--- TASK STATEMENT ---
Using the records below, give again exactly the lines from the line that contains "How many pure" through the line that contains "Iris moves first, choosing", both ends included, and only those.

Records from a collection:
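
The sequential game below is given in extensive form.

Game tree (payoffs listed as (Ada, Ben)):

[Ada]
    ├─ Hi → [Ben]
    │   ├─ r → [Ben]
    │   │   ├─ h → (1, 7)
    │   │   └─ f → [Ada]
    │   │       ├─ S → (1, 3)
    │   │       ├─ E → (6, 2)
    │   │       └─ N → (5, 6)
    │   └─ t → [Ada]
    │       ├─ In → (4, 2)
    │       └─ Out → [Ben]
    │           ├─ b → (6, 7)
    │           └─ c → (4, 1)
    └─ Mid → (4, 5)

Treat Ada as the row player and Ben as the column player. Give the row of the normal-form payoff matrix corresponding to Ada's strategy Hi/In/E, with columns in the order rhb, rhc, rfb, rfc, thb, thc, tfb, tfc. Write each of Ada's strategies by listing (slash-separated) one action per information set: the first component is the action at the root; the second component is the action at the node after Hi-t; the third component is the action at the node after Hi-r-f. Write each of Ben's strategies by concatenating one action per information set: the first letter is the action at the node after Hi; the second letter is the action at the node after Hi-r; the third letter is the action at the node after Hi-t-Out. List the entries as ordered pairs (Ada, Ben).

vs rhb: Ada plays Hi → Ben plays r at [Hi] → Ben plays h at [Hi-r] → (1, 7)
vs rhc: Ada plays Hi → Ben plays r at [Hi] → Ben plays h at [Hi-r] → (1, 7)
vs rfb: Ada plays Hi → Ben plays r at [Hi] → Ben plays f at [Hi-r] → Ada plays E at [Hi-r-f] → (6, 2)
vs rfc: Ada plays Hi → Ben plays r at [Hi] → Ben plays f at [Hi-r] → Ada plays E at [Hi-r-f] → (6, 2)
vs thb: Ada plays Hi → Ben plays t at [Hi] → Ada plays In at [Hi-t] → (4, 2)
vs thc: Ada plays Hi → Ben plays t at [Hi] → Ada plays In at [Hi-t] → (4, 2)
vs tfb: Ada plays Hi → Ben plays t at [Hi] → Ada plays In at [Hi-t] → (4, 2)
vs tfc: Ada plays Hi → Ben plays t at [Hi] → Ada plays In at [Hi-t] → (4, 2)

(1,7) (1,7) (6,2) (6,2) (4,2) (4,2) (4,2) (4,2)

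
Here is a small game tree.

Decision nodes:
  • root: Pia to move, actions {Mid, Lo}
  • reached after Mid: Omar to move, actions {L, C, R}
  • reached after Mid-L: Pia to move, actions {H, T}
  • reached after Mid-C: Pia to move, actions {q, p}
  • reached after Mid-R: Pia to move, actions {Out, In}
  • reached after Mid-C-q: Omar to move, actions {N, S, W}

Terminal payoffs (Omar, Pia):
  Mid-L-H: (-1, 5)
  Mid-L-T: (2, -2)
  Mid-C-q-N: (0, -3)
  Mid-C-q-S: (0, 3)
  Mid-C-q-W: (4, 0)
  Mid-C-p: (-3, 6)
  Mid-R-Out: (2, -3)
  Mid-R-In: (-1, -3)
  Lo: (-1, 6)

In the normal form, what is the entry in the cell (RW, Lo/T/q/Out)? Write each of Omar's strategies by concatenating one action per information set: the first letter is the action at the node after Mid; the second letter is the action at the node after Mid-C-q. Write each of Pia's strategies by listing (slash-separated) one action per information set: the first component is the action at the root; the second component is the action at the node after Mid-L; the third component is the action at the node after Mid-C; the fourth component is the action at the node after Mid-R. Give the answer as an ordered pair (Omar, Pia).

Trace the play path from the root:
  Pia plays Lo
→ terminal payoff (-1, 6).
(Omar's choice at the node after Mid is never reached on this path, so it doesn't affect the outcome.)

(-1, 6)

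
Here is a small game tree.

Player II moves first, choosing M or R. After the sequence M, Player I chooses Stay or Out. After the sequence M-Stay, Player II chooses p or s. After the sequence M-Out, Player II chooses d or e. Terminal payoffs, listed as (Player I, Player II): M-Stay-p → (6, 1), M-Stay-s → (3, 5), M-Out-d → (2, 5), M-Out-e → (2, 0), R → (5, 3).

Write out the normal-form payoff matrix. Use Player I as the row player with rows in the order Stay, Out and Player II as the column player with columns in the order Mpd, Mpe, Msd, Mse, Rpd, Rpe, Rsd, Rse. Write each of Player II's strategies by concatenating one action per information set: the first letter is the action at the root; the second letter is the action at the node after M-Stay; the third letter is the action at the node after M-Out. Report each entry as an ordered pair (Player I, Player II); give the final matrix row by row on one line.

Stay: (6,1) (6,1) (3,5) (3,5) (5,3) (5,3) (5,3) (5,3) | Out: (2,5) (2,0) (2,5) (2,0) (5,3) (5,3) (5,3) (5,3)

          Mpd      Mpe      Msd      Mse      Rpd      Rpe      Rsd      Rse
Stay    (6,1)    (6,1)    (3,5)    (3,5)    (5,3)    (5,3)    (5,3)    (5,3)
 Out    (2,5)    (2,0)    (2,5)    (2,0)    (5,3)    (5,3)    (5,3)    (5,3)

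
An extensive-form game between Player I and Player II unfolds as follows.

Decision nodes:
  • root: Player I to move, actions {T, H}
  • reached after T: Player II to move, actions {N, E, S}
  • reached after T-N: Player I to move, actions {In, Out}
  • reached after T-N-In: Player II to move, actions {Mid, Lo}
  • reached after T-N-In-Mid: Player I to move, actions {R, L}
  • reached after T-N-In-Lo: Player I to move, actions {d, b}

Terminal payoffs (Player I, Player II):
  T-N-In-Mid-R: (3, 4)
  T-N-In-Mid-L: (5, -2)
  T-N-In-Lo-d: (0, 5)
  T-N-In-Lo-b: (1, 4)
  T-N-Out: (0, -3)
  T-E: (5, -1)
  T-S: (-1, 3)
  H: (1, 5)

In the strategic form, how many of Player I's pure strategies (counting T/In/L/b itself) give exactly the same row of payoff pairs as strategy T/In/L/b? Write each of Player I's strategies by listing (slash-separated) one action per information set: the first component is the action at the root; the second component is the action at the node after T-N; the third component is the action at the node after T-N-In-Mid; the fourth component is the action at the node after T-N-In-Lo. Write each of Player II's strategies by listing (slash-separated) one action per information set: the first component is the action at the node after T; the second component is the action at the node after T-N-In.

1

Row for T/In/L/b (columns N/Mid, N/Lo, E/Mid, E/Lo, S/Mid, S/Lo): (5,-2) (1,4) (5,-1) (5,-1) (-1,3) (-1,3).
Every one of Player I's information sets is on the play path for some reply by Player II when Player I follows T/In/L/b.
Changing the action at any of them therefore changes at least one column, so only T/In/L/b itself gives this row.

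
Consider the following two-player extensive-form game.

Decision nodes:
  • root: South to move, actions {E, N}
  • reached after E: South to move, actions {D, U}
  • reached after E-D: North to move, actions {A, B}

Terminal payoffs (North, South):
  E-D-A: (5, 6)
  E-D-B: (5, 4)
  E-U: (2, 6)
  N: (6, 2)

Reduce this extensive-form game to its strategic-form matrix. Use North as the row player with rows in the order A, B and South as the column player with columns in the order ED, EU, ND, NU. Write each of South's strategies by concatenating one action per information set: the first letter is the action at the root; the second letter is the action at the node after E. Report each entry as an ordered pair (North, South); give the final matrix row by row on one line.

Row A: ED→(5,6), EU→(2,6), ND→(6,2), NU→(6,2)
Row B: ED→(5,4), EU→(2,6), ND→(6,2), NU→(6,2)

A: (5,6) (2,6) (6,2) (6,2) | B: (5,4) (2,6) (6,2) (6,2)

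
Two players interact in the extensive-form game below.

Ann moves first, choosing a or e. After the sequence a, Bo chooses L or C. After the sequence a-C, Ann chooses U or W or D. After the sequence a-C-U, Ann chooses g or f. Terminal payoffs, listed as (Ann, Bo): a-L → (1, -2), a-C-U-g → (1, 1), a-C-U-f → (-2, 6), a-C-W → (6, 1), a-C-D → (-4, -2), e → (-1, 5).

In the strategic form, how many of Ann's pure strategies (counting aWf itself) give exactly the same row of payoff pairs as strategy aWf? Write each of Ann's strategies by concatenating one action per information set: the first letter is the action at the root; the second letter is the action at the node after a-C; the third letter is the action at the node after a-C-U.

Row for aWf (columns L, C): (1,-2) (6,1).
Under aWf, Ann's choice at the node after a-C-U can never be reached regardless of what Bo does, so varying those choices leaves every outcome unchanged.
Holding the reachable choices fixed and varying the unreachable one freely already gives 2 equivalent strategies.
No other strategy reproduces this row, so those 2 are the full class: aWg, aWf.

2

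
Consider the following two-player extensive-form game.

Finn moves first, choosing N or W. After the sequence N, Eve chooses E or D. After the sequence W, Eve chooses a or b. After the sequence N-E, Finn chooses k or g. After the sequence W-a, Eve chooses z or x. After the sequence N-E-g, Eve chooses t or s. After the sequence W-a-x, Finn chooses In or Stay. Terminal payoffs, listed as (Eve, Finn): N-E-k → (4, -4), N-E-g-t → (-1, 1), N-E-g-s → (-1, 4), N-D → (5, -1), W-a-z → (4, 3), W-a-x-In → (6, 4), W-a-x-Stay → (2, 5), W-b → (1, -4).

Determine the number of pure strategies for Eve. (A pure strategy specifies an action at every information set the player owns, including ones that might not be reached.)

16

Eve owns the node after N with actions {E, D} — two choices.
Eve owns the node after W with actions {a, b} — two choices.
Eve owns the node after W-a with actions {z, x} — two choices.
Eve owns the node after N-E-g with actions {t, s} — two choices.
A pure strategy fixes one action at each information set independently, so the count is the product 2 × 2 × 2 × 2 = 16.
(For reference, Finn has 8 pure strategies, giving a 16×8 normal-form matrix.)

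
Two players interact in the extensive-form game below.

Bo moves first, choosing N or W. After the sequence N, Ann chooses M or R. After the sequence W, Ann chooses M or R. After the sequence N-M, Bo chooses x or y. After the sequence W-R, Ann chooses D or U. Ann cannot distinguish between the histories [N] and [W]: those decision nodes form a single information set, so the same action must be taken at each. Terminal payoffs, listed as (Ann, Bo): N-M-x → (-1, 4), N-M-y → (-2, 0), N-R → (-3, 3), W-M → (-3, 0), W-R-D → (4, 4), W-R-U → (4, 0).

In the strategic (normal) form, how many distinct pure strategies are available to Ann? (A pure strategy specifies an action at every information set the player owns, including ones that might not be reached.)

Ann owns the information set {N, W} with actions {M, R} — two choices.
Ann owns the node after W-R with actions {D, U} — two choices.
A pure strategy fixes one action at each information set independently, so the count is the product 2 × 2 = 4.

4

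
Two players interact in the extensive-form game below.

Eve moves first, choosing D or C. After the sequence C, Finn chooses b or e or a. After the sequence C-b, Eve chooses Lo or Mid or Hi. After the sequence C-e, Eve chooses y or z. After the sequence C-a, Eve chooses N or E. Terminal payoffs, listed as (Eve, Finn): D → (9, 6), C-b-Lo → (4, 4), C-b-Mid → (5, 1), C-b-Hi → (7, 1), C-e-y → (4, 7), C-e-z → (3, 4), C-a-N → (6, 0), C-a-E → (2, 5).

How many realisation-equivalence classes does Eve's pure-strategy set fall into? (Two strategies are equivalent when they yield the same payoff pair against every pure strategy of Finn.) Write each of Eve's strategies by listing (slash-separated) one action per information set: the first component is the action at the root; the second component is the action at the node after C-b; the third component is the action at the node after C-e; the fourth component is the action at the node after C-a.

Eve has 24 pure strategies: D/Lo/y/N, D/Lo/y/E, D/Lo/z/N, D/Lo/z/E, D/Mid/y/N, D/Mid/y/E, D/Mid/z/N, D/Mid/z/E, D/Hi/y/N, D/Hi/y/E, D/Hi/z/N, D/Hi/z/E, C/Lo/y/N, C/Lo/y/E, C/Lo/z/N, C/Lo/z/E, C/Mid/y/N, C/Mid/y/E, C/Mid/z/N, C/Mid/z/E, C/Hi/y/N, C/Hi/y/E, C/Hi/z/N, C/Hi/z/E. Columns: b, e, a.
{D/Lo/y/N, D/Lo/y/E, D/Lo/z/N, D/Lo/z/E, D/Mid/y/N, D/Mid/y/E, D/Mid/z/N, D/Mid/z/E, D/Hi/y/N, D/Hi/y/E, D/Hi/z/N, D/Hi/z/E} → row (9,6) (9,6) (9,6)
{C/Lo/y/N} → row (4,4) (4,7) (6,0)
{C/Lo/y/E} → row (4,4) (4,7) (2,5)
{C/Lo/z/N} → row (4,4) (3,4) (6,0)
{C/Lo/z/E} → row (4,4) (3,4) (2,5)
{C/Mid/y/N} → row (5,1) (4,7) (6,0)
{C/Mid/y/E} → row (5,1) (4,7) (2,5)
{C/Mid/z/N} → row (5,1) (3,4) (6,0)
{C/Mid/z/E} → row (5,1) (3,4) (2,5)
{C/Hi/y/N} → row (7,1) (4,7) (6,0)
{C/Hi/y/E} → row (7,1) (4,7) (2,5)
{C/Hi/z/N} → row (7,1) (3,4) (6,0)
{C/Hi/z/E} → row (7,1) (3,4) (2,5)
That's 13 distinct rows out of 24 strategies.

13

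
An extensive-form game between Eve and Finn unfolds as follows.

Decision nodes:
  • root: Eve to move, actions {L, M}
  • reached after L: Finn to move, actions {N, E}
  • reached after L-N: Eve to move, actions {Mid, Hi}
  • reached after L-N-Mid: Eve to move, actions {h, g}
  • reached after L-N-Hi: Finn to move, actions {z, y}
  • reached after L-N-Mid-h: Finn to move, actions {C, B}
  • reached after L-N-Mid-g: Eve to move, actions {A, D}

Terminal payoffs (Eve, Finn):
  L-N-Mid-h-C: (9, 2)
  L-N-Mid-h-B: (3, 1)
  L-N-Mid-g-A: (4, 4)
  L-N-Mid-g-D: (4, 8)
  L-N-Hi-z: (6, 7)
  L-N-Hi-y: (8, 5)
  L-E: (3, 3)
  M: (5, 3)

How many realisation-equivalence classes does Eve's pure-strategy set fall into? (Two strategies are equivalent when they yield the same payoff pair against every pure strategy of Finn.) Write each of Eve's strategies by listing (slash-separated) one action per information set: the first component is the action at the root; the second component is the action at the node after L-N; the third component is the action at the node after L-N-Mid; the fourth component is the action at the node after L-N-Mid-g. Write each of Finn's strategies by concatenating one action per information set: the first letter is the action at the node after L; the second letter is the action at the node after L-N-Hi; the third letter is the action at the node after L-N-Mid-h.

Eve has 16 pure strategies: L/Mid/h/A, L/Mid/h/D, L/Mid/g/A, L/Mid/g/D, L/Hi/h/A, L/Hi/h/D, L/Hi/g/A, L/Hi/g/D, M/Mid/h/A, M/Mid/h/D, M/Mid/g/A, M/Mid/g/D, M/Hi/h/A, M/Hi/h/D, M/Hi/g/A, M/Hi/g/D. Columns: NzC, NzB, NyC, NyB, EzC, EzB, EyC, EyB.
{L/Mid/h/A, L/Mid/h/D} → row (9,2) (3,1) (9,2) (3,1) (3,3) (3,3) (3,3) (3,3)
{L/Mid/g/A} → row (4,4) (4,4) (4,4) (4,4) (3,3) (3,3) (3,3) (3,3)
{L/Mid/g/D} → row (4,8) (4,8) (4,8) (4,8) (3,3) (3,3) (3,3) (3,3)
{L/Hi/h/A, L/Hi/h/D, L/Hi/g/A, L/Hi/g/D} → row (6,7) (6,7) (8,5) (8,5) (3,3) (3,3) (3,3) (3,3)
{M/Mid/h/A, M/Mid/h/D, M/Mid/g/A, M/Mid/g/D, M/Hi/h/A, M/Hi/h/D, M/Hi/g/A, M/Hi/g/D} → row (5,3) (5,3) (5,3) (5,3) (5,3) (5,3) (5,3) (5,3)
That's 5 distinct rows out of 16 strategies.

5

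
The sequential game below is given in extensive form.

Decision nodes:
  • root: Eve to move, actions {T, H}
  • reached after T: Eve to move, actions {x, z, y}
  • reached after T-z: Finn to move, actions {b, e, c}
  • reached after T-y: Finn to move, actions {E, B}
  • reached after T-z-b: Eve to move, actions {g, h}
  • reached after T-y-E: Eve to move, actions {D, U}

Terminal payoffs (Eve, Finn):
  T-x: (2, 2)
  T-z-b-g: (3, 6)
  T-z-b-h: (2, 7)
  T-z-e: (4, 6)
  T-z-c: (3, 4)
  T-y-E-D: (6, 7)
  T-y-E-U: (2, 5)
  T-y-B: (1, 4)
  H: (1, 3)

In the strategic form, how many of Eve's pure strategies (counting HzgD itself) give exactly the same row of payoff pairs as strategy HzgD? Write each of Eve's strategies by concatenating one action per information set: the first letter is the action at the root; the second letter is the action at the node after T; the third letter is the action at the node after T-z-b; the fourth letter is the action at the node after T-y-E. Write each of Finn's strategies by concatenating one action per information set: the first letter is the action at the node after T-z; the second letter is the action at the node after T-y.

12

Row for HzgD (columns bE, bB, eE, eB, cE, cB): (1,3) (1,3) (1,3) (1,3) (1,3) (1,3).
Under HzgD, Eve's choice at the node after T and at the node after T-z-b and at the node after T-y-E can never be reached regardless of what Finn does, so varying those choices leaves every outcome unchanged.
Holding the reachable choices fixed and varying the unreachable ones freely already gives 3 × 2 × 2 = 12 equivalent strategies.
No other strategy reproduces this row, so those 12 are the full class: HxgD, HxgU, HxhD, HxhU, HzgD, HzgU, HzhD, HzhU, HygD, HygU, HyhD, HyhU.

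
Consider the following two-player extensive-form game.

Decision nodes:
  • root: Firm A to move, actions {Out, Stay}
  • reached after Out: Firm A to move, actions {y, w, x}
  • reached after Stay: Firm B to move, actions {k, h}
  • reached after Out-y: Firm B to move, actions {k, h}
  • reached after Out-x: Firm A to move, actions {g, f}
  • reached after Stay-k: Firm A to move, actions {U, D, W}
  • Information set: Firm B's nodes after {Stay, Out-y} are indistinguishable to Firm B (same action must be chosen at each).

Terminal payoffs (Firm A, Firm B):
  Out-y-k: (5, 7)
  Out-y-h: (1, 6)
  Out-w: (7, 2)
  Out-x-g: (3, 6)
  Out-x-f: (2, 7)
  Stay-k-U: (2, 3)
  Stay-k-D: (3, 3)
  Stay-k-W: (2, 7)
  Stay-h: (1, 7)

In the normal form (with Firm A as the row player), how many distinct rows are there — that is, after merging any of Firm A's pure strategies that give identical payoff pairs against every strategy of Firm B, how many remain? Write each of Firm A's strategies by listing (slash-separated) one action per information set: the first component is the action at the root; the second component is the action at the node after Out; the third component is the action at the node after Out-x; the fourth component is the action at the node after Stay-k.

7

Firm A has 36 pure strategies: Out/y/g/U, Out/y/g/D, Out/y/g/W, Out/y/f/U, Out/y/f/D, Out/y/f/W, Out/w/g/U, Out/w/g/D, Out/w/g/W, Out/w/f/U, Out/w/f/D, Out/w/f/W, Out/x/g/U, Out/x/g/D, Out/x/g/W, Out/x/f/U, Out/x/f/D, Out/x/f/W, Stay/y/g/U, Stay/y/g/D, Stay/y/g/W, Stay/y/f/U, Stay/y/f/D, Stay/y/f/W, Stay/w/g/U, Stay/w/g/D, Stay/w/g/W, Stay/w/f/U, Stay/w/f/D, Stay/w/f/W, Stay/x/g/U, Stay/x/g/D, Stay/x/g/W, Stay/x/f/U, Stay/x/f/D, Stay/x/f/W. Columns: k, h.
{Out/y/g/U, Out/y/g/D, Out/y/g/W, Out/y/f/U, Out/y/f/D, Out/y/f/W} → row (5,7) (1,6)
{Out/w/g/U, Out/w/g/D, Out/w/g/W, Out/w/f/U, Out/w/f/D, Out/w/f/W} → row (7,2) (7,2)
{Out/x/g/U, Out/x/g/D, Out/x/g/W} → row (3,6) (3,6)
{Out/x/f/U, Out/x/f/D, Out/x/f/W} → row (2,7) (2,7)
{Stay/y/g/U, Stay/y/f/U, Stay/w/g/U, Stay/w/f/U, Stay/x/g/U, Stay/x/f/U} → row (2,3) (1,7)
{Stay/y/g/D, Stay/y/f/D, Stay/w/g/D, Stay/w/f/D, Stay/x/g/D, Stay/x/f/D} → row (3,3) (1,7)
{Stay/y/g/W, Stay/y/f/W, Stay/w/g/W, Stay/w/f/W, Stay/x/g/W, Stay/x/f/W} → row (2,7) (1,7)
That's 7 distinct rows out of 36 strategies.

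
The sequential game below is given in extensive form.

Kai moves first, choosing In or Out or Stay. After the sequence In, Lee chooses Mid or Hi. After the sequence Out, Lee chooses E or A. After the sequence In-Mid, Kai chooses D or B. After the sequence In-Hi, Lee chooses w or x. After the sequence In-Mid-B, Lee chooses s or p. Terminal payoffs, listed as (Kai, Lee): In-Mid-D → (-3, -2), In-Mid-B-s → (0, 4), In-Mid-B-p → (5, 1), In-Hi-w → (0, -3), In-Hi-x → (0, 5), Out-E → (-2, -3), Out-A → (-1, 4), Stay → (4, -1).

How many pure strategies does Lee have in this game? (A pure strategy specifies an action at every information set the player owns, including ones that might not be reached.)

16

Lee owns the node after In with actions {Mid, Hi} — two choices.
Lee owns the node after Out with actions {E, A} — two choices.
Lee owns the node after In-Hi with actions {w, x} — two choices.
Lee owns the node after In-Mid-B with actions {s, p} — two choices.
A pure strategy fixes one action at each information set independently, so the count is the product 2 × 2 × 2 × 2 = 16.
(For reference, Kai has 6 pure strategies, giving a 16×6 normal-form matrix.)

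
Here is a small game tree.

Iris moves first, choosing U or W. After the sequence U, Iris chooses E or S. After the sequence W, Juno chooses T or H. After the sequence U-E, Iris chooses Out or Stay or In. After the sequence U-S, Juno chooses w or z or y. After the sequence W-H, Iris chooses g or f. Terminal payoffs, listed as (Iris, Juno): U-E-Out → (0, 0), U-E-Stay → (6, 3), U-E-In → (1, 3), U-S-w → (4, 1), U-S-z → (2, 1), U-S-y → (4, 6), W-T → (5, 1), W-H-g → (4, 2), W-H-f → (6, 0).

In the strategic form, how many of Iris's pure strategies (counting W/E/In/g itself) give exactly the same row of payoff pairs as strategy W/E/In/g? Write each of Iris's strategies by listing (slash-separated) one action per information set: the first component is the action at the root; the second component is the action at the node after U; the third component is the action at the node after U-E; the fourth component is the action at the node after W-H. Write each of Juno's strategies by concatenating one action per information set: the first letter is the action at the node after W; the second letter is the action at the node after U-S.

Row for W/E/In/g (columns Tw, Tz, Ty, Hw, Hz, Hy): (5,1) (5,1) (5,1) (4,2) (4,2) (4,2).
Under W/E/In/g, Iris's choice at the node after U and at the node after U-E can never be reached regardless of what Juno does, so varying those choices leaves every outcome unchanged.
Holding the reachable choices fixed and varying the unreachable ones freely already gives 2 × 3 = 6 equivalent strategies.
No other strategy reproduces this row, so those 6 are the full class: W/E/Out/g, W/E/Stay/g, W/E/In/g, W/S/Out/g, W/S/Stay/g, W/S/In/g.

6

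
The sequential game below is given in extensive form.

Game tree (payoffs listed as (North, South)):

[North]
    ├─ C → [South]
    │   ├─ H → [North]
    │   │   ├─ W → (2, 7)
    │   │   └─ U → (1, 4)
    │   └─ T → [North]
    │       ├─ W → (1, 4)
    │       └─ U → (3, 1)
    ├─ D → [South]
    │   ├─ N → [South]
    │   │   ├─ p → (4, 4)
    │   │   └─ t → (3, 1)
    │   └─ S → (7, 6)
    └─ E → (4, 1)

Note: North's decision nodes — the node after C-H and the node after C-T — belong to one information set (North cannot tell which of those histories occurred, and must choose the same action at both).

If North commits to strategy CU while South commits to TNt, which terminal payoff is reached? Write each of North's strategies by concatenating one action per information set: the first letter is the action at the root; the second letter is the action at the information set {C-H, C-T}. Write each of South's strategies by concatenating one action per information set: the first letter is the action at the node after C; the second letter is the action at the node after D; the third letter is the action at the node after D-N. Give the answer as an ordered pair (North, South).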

--- YOUR SOLUTION ---
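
How many pure strategies does Lee have in this game? (A pure strategy specifies an action at every information set the player owns, including ones that might not be reached.)

16

Lee owns the node after In with actions {Mid, Hi} — two choices.
Lee owns the node after Out with actions {E, A} — two choices.
Lee owns the node after In-Hi with actions {w, x} — two choices.
Lee owns the node after In-Mid-B with actions {s, p} — two choices.
A pure strategy fixes one action at each information set independently, so the count is the product 2 × 2 × 2 × 2 = 16.
(For reference, Kai has 6 pure strategies, giving a 16×6 normal-form matrix.)

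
Here is a small game tree.

Iris moves first, choosing U or W. After the sequence U, Iris chooses E or S. After the sequence W, Juno chooses T or H. After the sequence U-E, Iris chooses Out or Stay or In. After the sequence U-S, Juno chooses w or z or y. After the sequence W-H, Iris chooses g or f. Terminal payoffs, listed as (Iris, Juno): U-E-Out → (0, 0), U-E-Stay → (6, 3), U-E-In → (1, 3), U-S-w → (4, 1), U-S-z → (2, 1), U-S-y → (4, 6), W-T → (5, 1), W-H-g → (4, 2), W-H-f → (6, 0).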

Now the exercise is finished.